■ **Exercise goal**: The line holding "4 bowls sit" and all lines that follow it to the end of the data: return these exactly, and nothing more.

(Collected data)
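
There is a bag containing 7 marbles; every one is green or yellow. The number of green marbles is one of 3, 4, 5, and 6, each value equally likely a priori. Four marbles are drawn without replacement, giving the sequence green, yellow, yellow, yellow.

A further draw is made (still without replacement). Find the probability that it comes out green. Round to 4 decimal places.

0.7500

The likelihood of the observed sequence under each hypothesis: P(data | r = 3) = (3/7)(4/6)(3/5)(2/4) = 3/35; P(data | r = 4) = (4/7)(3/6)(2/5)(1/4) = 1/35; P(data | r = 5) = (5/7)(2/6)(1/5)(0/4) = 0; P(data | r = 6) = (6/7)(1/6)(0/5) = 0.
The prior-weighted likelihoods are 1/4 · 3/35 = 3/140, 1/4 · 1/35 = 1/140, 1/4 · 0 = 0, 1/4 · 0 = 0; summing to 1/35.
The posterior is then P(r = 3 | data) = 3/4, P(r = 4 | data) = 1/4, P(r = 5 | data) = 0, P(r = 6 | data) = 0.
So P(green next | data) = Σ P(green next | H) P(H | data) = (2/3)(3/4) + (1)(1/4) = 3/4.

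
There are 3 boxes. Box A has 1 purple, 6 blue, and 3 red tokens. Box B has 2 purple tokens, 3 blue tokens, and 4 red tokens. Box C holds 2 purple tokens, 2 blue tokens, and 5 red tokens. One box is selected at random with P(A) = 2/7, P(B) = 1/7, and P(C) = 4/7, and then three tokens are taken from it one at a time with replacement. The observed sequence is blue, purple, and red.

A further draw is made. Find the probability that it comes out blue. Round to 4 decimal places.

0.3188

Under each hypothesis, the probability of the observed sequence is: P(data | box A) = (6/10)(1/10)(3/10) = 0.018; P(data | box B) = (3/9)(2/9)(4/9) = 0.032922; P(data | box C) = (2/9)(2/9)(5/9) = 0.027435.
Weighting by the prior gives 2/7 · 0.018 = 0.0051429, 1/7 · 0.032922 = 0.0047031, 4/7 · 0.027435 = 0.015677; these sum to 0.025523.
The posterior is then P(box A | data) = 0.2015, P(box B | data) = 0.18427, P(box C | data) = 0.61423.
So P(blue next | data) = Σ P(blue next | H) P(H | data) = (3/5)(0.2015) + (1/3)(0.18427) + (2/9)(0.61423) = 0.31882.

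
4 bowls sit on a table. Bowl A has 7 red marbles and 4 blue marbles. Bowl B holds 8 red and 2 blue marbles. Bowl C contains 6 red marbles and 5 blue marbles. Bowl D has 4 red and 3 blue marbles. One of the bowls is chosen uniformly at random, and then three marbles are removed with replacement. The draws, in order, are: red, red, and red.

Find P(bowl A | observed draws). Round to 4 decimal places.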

■ **Output below**:
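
4 bowls sit on a table. Bowl A has 7 red marbles and 4 blue marbles. Bowl B holds 8 red and 2 blue marbles. Bowl C contains 6 red marbles and 5 blue marbles. Bowl D has 4 red and 3 blue marbles. One of the bowls is chosen uniformly at random, and then three marbles are removed with replacement. The draws, in order, are: red, red, and red.

Find P(bowl A | observed draws). Round to 4 decimal places.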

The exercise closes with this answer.